* **What is required**
Repeat exactly, and only, the lines from the one containing "Find the monic" through the last line of the data below.

* **Material provided**
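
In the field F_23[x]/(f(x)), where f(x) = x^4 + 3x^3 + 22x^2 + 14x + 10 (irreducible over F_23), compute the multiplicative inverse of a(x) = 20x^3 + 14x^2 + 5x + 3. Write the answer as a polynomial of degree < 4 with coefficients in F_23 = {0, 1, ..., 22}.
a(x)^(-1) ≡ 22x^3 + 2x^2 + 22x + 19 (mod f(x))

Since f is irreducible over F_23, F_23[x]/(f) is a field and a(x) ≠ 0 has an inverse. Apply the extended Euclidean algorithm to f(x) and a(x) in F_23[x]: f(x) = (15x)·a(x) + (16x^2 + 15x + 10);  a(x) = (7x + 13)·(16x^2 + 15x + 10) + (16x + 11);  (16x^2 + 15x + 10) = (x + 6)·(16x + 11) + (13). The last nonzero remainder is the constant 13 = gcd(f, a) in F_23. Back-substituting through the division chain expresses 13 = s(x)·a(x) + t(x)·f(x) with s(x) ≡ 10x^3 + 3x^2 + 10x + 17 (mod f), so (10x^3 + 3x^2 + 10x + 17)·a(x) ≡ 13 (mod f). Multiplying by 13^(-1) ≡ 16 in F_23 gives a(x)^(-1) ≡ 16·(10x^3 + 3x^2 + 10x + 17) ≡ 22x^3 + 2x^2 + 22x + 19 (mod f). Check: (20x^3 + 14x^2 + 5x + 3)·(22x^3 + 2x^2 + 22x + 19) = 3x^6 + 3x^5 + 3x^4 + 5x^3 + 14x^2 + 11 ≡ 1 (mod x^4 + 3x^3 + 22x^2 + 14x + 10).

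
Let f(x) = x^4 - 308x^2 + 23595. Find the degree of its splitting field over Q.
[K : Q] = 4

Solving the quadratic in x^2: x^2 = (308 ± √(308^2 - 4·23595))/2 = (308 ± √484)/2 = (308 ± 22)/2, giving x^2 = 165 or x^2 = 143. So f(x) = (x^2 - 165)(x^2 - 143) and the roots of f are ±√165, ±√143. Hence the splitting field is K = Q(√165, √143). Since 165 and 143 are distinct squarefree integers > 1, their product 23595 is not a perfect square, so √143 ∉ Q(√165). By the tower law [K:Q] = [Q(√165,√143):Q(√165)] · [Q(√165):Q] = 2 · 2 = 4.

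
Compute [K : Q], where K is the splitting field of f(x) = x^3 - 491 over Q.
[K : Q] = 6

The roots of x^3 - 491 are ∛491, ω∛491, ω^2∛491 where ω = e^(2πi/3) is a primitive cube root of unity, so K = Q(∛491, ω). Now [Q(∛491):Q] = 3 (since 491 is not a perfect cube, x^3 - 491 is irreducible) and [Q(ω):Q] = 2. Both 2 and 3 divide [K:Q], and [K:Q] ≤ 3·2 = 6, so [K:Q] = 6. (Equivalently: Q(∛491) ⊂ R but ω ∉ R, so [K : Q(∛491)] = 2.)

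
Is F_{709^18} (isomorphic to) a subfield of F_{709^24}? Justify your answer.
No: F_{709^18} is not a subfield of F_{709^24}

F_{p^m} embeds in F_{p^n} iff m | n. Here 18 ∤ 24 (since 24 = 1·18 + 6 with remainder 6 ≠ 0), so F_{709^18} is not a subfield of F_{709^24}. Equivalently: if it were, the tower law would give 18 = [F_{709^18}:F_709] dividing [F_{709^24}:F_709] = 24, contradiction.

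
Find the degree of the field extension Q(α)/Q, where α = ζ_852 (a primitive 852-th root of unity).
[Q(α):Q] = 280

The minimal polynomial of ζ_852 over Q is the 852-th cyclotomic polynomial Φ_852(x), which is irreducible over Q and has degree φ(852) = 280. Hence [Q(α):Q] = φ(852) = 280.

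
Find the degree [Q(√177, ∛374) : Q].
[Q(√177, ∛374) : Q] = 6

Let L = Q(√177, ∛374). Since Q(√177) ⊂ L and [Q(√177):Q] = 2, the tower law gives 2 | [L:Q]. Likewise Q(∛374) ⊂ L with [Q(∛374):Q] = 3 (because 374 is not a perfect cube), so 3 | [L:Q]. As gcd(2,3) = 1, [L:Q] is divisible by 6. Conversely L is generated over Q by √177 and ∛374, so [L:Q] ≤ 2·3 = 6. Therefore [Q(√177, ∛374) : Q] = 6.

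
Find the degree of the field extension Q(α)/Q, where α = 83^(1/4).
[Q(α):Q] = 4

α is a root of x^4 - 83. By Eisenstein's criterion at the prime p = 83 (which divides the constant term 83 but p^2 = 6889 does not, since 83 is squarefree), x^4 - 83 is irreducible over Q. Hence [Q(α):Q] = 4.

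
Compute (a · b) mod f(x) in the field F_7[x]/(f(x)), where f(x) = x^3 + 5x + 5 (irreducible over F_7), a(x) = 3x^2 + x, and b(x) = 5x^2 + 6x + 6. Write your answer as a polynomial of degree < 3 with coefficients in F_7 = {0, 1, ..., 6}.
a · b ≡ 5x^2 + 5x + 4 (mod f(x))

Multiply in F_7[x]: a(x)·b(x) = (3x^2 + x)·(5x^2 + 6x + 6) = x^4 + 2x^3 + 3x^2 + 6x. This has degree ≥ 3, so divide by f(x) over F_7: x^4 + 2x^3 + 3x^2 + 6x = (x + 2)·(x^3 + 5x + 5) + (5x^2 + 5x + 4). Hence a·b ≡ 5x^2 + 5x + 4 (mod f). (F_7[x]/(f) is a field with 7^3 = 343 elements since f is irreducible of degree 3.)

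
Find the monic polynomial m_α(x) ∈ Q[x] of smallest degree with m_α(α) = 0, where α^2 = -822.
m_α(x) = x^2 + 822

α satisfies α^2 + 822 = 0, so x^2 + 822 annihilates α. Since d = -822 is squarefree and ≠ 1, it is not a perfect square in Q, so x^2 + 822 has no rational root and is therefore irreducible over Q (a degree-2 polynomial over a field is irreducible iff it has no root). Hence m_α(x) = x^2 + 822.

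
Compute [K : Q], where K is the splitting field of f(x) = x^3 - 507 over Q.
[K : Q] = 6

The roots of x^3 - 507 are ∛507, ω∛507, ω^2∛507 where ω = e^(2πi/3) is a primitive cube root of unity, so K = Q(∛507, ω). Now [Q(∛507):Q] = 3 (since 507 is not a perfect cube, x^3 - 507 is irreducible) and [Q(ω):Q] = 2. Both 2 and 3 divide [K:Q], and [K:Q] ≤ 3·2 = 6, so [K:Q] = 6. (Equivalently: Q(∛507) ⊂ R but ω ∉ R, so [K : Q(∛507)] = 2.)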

* **Output for this exercise**
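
Find the monic polynomial m_α(x) ∈ Q[x] of smallest degree with m_α(α) = 0, where α^2 = -822.
m_α(x) = x^2 + 822

α satisfies α^2 + 822 = 0, so x^2 + 822 annihilates α. Since d = -822 is squarefree and ≠ 1, it is not a perfect square in Q, so x^2 + 822 has no rational root and is therefore irreducible over Q (a degree-2 polynomial over a field is irreducible iff it has no root). Hence m_α(x) = x^2 + 822.

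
Compute [K : Q], where K is the splitting field of f(x) = x^3 - 507 over Q.
[K : Q] = 6

The roots of x^3 - 507 are ∛507, ω∛507, ω^2∛507 where ω = e^(2πi/3) is a primitive cube root of unity, so K = Q(∛507, ω). Now [Q(∛507):Q] = 3 (since 507 is not a perfect cube, x^3 - 507 is irreducible) and [Q(ω):Q] = 2. Both 2 and 3 divide [K:Q], and [K:Q] ≤ 3·2 = 6, so [K:Q] = 6. (Equivalently: Q(∛507) ⊂ R but ω ∉ R, so [K : Q(∛507)] = 2.)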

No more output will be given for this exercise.